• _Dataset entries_
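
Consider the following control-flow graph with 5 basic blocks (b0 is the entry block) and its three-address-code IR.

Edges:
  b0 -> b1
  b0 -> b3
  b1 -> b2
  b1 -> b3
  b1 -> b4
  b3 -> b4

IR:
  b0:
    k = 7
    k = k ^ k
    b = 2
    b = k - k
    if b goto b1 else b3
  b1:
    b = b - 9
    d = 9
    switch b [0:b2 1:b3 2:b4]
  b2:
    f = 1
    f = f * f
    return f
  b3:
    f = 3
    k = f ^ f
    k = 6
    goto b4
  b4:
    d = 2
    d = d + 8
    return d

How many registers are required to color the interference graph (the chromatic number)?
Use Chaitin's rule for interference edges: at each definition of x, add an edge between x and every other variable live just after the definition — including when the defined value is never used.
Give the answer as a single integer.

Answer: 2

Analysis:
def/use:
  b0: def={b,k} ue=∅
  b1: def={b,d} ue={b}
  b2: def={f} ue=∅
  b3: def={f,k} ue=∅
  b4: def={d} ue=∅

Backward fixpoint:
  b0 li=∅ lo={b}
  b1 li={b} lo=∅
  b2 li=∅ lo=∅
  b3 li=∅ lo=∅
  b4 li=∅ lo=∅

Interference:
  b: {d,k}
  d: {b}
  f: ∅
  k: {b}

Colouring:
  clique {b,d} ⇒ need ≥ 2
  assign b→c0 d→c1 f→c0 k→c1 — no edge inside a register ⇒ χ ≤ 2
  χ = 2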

• _Work to be completed_
All of the data above should be reproduced exactly, with nothing left out.

• _Solution_
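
Consider the following control-flow graph with 5 basic blocks (b0 is the entry block) and its three-address-code IR.

Edges:
  b0 -> b1
  b0 -> b3
  b1 -> b2
  b1 -> b3
  b1 -> b4
  b3 -> b4

IR:
  b0:
    k = 7
    k = k ^ k
    b = 2
    b = k - k
    if b goto b1 else b3
  b1:
    b = b - 9
    d = 9
    switch b [0:b2 1:b3 2:b4]
  b2:
    f = 1
    f = f * f
    return f
  b3:
    f = 3
    k = f ^ f
    k = 6
    goto b4
  b4:
    d = 2
    d = d + 8
    return d

How many registers are required to color the interference graph (the chromatic number)?
Use Chaitin's rule for interference edges: at each definition of x, add an edge between x and every other variable live just after the definition — including when the defined value is never used.
Give the answer as a single integer.

Answer: 2

Analysis:
def/use:
  b0: def={b,k} ue=∅
  b1: def={b,d} ue={b}
  b2: def={f} ue=∅
  b3: def={f,k} ue=∅
  b4: def={d} ue=∅

Backward fixpoint:
  b0 li=∅ lo={b}
  b1 li={b} lo=∅
  b2 li=∅ lo=∅
  b3 li=∅ lo=∅
  b4 li=∅ lo=∅

Interference:
  b: {d,k}
  d: {b}
  f: ∅
  k: {b}

Colouring:
  clique {b,d} ⇒ need ≥ 2
  assign b→c0 d→c1 f→c0 k→c1 — no edge inside a register ⇒ χ ≤ 2
  χ = 2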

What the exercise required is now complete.